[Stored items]
━━━━━━━━━━━━━━━━━━━━
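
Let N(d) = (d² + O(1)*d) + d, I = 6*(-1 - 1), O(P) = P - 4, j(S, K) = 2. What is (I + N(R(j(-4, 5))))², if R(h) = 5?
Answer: 9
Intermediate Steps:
O(P) = -4 + P
I = -12 (I = 6*(-2) = -12)
N(d) = d² - 2*d (N(d) = (d² + (-4 + 1)*d) + d = (d² - 3*d) + d = d² - 2*d)
(I + N(R(j(-4, 5))))² = (-12 + 5*(-2 + 5))² = (-12 + 5*3)² = (-12 + 15)² = 3² = 9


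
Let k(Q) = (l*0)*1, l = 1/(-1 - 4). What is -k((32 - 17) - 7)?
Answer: 0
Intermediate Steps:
l = -⅕ (l = 1/(-5) = -⅕ ≈ -0.20000)
k(Q) = 0 (k(Q) = -⅕*0*1 = 0*1 = 0)
-k((32 - 17) - 7) = -1*0 = 0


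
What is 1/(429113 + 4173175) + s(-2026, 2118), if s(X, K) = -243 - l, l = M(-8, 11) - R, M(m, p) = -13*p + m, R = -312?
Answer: -1859324351/4602288 ≈ -404.00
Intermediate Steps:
M(m, p) = m - 13*p
l = 161 (l = (-8 - 13*11) - 1*(-312) = (-8 - 143) + 312 = -151 + 312 = 161)
s(X, K) = -404 (s(X, K) = -243 - 1*161 = -243 - 161 = -404)
1/(429113 + 4173175) + s(-2026, 2118) = 1/(429113 + 4173175) - 404 = 1/4602288 - 404 = -1859324351/4602288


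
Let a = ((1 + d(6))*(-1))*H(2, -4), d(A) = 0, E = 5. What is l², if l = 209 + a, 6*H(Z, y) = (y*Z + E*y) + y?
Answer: 413449/9 ≈ 45939.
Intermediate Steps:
H(Z, y) = y + Z*y/6 (H(Z, y) = ((y*Z + 5*y) + y)/6 = ((Z*y + 5*y) + y)/6 = ((5*y + Z*y) + y)/6 = (6*y + Z*y)/6 = y + Z*y/6)
a = 16/3 (a = ((1 + 0)*(-1))*((⅙)*(-4)*(6 + 2)) = (1*(-1))*((⅙)*(-4)*8) = -1*(-16/3) = 16/3 ≈ 5.3333)
l = 643/3 (l = 209 + 16/3 = 643/3 ≈ 214.33)
l² = (643/3)² = 413449/9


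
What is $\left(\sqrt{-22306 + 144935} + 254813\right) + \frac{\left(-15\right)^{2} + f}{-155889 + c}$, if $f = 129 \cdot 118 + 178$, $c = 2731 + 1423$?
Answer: $\frac{7732806986}{30347} + \sqrt{122629} \approx 2.5516 \cdot 10^{5}$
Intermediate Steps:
$c = 4154$
$f = 15400$ ($f = 15222 + 178 = 15400$)
$\left(\sqrt{-22306 + 144935} + 254813\right) + \frac{\left(-15\right)^{2} + f}{-155889 + c} = \left(\sqrt{-22306 + 144935} + 254813\right) + \frac{\left(-15\right)^{2} + 15400}{-155889 + 4154} = \left(\sqrt{122629} + 254813\right) + \frac{225 + 15400}{-151735} = \left(254813 + \sqrt{122629}\right) + 15625 \left(- \frac{1}{151735}\right) = \left(254813 + \sqrt{122629}\right) - \frac{3125}{30347} = \frac{7732806986}{30347} + \sqrt{122629}$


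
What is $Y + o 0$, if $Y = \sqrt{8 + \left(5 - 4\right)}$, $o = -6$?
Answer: $3$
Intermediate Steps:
$Y = 3$ ($Y = \sqrt{8 + \left(5 - 4\right)} = \sqrt{8 + 1} = \sqrt{9} = 3$)
$Y + o 0 = 3 - 0 = 3 + 0 = 3$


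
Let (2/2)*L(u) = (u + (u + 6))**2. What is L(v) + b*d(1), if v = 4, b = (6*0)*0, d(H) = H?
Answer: 196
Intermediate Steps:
b = 0 (b = 0*0 = 0)
L(u) = (6 + 2*u)**2 (L(u) = (u + (u + 6))**2 = (u + (6 + u))**2 = (6 + 2*u)**2)
L(v) + b*d(1) = 4*(3 + 4)**2 + 0*1 = 4*7**2 + 0 = 4*49 + 0 = 196 + 0 = 196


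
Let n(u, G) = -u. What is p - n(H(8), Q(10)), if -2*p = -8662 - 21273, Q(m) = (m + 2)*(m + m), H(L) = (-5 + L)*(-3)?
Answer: 29917/2 ≈ 14959.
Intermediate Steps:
H(L) = 15 - 3*L
Q(m) = 2*m*(2 + m) (Q(m) = (2 + m)*(2*m) = 2*m*(2 + m))
p = 29935/2 (p = -(-8662 - 21273)/2 = -1/2*(-29935) = 29935/2 ≈ 14968.)
p - n(H(8), Q(10)) = 29935/2 - (-1)*(15 - 3*8) = 29935/2 - (-1)*(15 - 24) = 29935/2 - (-1)*(-9) = 29935/2 - 1*9 = 29935/2 - 9 = 29917/2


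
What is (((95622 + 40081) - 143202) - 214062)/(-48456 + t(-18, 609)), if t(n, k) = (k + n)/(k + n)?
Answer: 221561/48455 ≈ 4.5725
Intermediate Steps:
t(n, k) = 1
(((95622 + 40081) - 143202) - 214062)/(-48456 + t(-18, 609)) = (((95622 + 40081) - 143202) - 214062)/(-48456 + 1) = ((135703 - 143202) - 214062)/(-48455) = (-7499 - 214062)*(-1/48455) = -221561*(-1/48455) = 221561/48455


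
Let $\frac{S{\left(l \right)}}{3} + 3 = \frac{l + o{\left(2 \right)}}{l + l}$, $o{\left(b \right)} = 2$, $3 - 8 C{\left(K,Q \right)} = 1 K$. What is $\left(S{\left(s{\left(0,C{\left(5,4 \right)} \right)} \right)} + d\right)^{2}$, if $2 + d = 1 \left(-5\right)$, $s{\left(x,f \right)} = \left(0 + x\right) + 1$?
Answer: $\frac{529}{4} \approx 132.25$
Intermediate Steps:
$C{\left(K,Q \right)} = \frac{3}{8} - \frac{K}{8}$ ($C{\left(K,Q \right)} = \frac{3}{8} - \frac{1 K}{8} = \frac{3}{8} - \frac{K}{8}$)
$s{\left(x,f \right)} = 1 + x$ ($s{\left(x,f \right)} = x + 1 = 1 + x$)
$S{\left(l \right)} = -9 + \frac{3 \left(2 + l\right)}{2 l}$ ($S{\left(l \right)} = -9 + 3 \frac{l + 2}{l + l} = -9 + 3 \frac{2 + l}{2 l} = -9 + \frac{3 \left(2 + l\right)}{2 l}$)
$d = -7$ ($d = -2 + 1 \left(-5\right) = -2 - 5 = -7$)
$\left(S{\left(s{\left(0,C{\left(5,4 \right)} \right)} \right)} + d\right)^{2} = \left(\left(- \frac{15}{2} + \frac{3}{1 + 0}\right) - 7\right)^{2} = \left(\left(- \frac{15}{2} + \frac{3}{1}\right) - 7\right)^{2} = \left(\left(- \frac{15}{2} + 3 \cdot 1\right) - 7\right)^{2} = \left(\left(- \frac{15}{2} + 3\right) - 7\right)^{2} = \left(- \frac{9}{2} - 7\right)^{2} = \left(- \frac{23}{2}\right)^{2} = \frac{529}{4}$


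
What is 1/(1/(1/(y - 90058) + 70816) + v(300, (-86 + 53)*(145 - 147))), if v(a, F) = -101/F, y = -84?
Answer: -140436909162/214909044533 ≈ -0.65347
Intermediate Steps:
1/(1/(1/(y - 90058) + 70816) + v(300, (-86 + 53)*(145 - 147))) = 1/(1/(1/(-84 - 90058) + 70816) - 101*1/((-86 + 53)*(145 - 147))) = 1/(1/(1/(-90142) + 70816) - 101/((-33*(-2)))) = 1/(1/(-1/90142 + 70816) - 101/66) = 1/(1/(6383495871/90142) - 101*1/66) = 1/(90142/6383495871 - 101/66) = 1/(-214909044533/140436909162) = -140436909162/214909044533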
━━━━━━━━━━━━━━━━━━━━
■ PROBLEM TO WORK ON
The word "What" appears in some lines of the data. Copy every one of those lines.

■ SOLUTION
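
Let N(d) = (d² + O(1)*d) + d, I = 6*(-1 - 1), O(P) = P - 4, j(S, K) = 2. What is (I + N(R(j(-4, 5))))², if R(h) = 5?
Let k(Q) = (l*0)*1, l = 1/(-1 - 4). What is -k((32 - 17) - 7)?
What is 1/(429113 + 4173175) + s(-2026, 2118), if s(X, K) = -243 - l, l = M(-8, 11) - R, M(m, p) = -13*p + m, R = -312?
Let a = ((1 + d(6))*(-1))*H(2, -4), d(A) = 0, E = 5. What is l², if l = 209 + a, 6*H(Z, y) = (y*Z + E*y) + y?
What is $\left(\sqrt{-22306 + 144935} + 254813\right) + \frac{\left(-15\right)^{2} + f}{-155889 + c}$, if $f = 129 \cdot 118 + 178$, $c = 2731 + 1423$?
What is $Y + o 0$, if $Y = \sqrt{8 + \left(5 - 4\right)}$, $o = -6$?
Let (2/2)*L(u) = (u + (u + 6))**2. What is L(v) + b*d(1), if v = 4, b = (6*0)*0, d(H) = H?
Let n(u, G) = -u. What is p - n(H(8), Q(10)), if -2*p = -8662 - 21273, Q(m) = (m + 2)*(m + m), H(L) = (-5 + L)*(-3)?
What is (((95622 + 40081) - 143202) - 214062)/(-48456 + t(-18, 609)), if t(n, k) = (k + n)/(k + n)?
Let $\frac{S{\left(l \right)}}{3} + 3 = \frac{l + o{\left(2 \right)}}{l + l}$, $o{\left(b \right)} = 2$, $3 - 8 C{\left(K,Q \right)} = 1 K$. What is $\left(S{\left(s{\left(0,C{\left(5,4 \right)} \right)} \right)} + d\right)^{2}$, if $2 + d = 1 \left(-5\right)$, $s{\left(x,f \right)} = \left(0 + x\right) + 1$?
What is 1/(1/(1/(y - 90058) + 70816) + v(300, (-86 + 53)*(145 - 147))), if v(a, F) = -101/F, y = -84?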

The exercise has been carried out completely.